Assignment —
Check each line below for "arguments" and say how many have it, with no other words.
+ + + +
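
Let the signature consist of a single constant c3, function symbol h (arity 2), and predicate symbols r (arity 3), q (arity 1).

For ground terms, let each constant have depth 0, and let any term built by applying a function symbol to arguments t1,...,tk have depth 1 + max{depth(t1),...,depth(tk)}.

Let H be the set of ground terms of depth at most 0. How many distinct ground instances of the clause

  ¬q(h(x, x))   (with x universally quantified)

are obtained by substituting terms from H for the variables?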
+ + + +
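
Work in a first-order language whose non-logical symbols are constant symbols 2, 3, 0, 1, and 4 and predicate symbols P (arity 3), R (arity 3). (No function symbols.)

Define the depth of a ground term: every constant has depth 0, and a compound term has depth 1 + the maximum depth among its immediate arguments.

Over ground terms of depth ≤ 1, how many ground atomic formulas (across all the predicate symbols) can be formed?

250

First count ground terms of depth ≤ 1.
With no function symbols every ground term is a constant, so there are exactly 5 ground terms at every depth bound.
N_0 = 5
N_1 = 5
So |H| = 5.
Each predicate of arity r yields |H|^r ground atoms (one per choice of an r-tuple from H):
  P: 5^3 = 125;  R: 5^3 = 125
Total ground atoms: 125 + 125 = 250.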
+ + + +
Task solution —
2